_What needs to be done:_
Exactly as given, write out all the entries again.

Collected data
[Start of section]
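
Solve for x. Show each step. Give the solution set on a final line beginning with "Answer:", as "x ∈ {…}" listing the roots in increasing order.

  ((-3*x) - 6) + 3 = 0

Step 1. [((-3*x) - 6) + 3 = 0] subtract 3: x sits inside (… + 3). So sub: (-3*x) - 6 = -3.
Step 2. [(-3*x) - 6 = -3] -6 is outermost — add 6 both sides. So sub: -3*x = 3.
Step 3. [-3*x = 3] -3 out front; divide by -3 ⇒ div: x = -1.

Answer: x ∈ {-1}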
[End of section]
_Solution to the problem:_
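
Solve for x. Show each step. Give the solution set on a final line beginning with "Answer:", as "x ∈ {…}" listing the roots in increasing order.

  ((-3*x) - 6) + 3 = 0

Step 1. [((-3*x) - 6) + 3 = 0] subtract 3: x sits inside (… + 3). So sub: (-3*x) - 6 = -3.
Step 2. [(-3*x) - 6 = -3] -6 is outermost — add 6 both sides. So sub: -3*x = 3.
Step 3. [-3*x = 3] -3 out front; divide by -3 ⇒ div: x = -1.

Answer: x ∈ {-1}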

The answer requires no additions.